— What is required —
All of the entries are to be printed exactly as they appear.

Records from a data source
%%

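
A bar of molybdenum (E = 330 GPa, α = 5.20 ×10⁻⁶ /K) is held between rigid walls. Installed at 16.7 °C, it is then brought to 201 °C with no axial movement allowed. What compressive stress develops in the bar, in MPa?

316 MPa

ΔT = 184.3 K. Constrained thermal stress σ = E·α·ΔT = 330.0×10³ MPa × 5.20×10⁻⁶ × 184.3 = 316 MPa (compressive).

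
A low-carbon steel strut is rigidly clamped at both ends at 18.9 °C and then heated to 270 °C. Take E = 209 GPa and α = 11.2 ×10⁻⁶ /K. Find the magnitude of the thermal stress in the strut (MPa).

ΔT = 251.1 K. Constrained thermal stress σ = E·α·ΔT = 209.0×10³ MPa × 11.2×10⁻⁶ × 251.1 = 588 MPa (compressive).

588 MPa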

%%

— Output for this exercise —
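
A bar of molybdenum (E = 330 GPa, α = 5.20 ×10⁻⁶ /K) is held between rigid walls. Installed at 16.7 °C, it is then brought to 201 °C with no axial movement allowed. What compressive stress develops in the bar, in MPa?

316 MPa

ΔT = 184.3 K. Constrained thermal stress σ = E·α·ΔT = 330.0×10³ MPa × 5.20×10⁻⁶ × 184.3 = 316 MPa (compressive).

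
A low-carbon steel strut is rigidly clamped at both ends at 18.9 °C and then heated to 270 °C. Take E = 209 GPa and α = 11.2 ×10⁻⁶ /K. Find the magnitude of the thermal stress in the strut (MPa).

ΔT = 251.1 K. Constrained thermal stress σ = E·α·ΔT = 209.0×10³ MPa × 11.2×10⁻⁶ × 251.1 = 588 MPa (compressive).

588 MPa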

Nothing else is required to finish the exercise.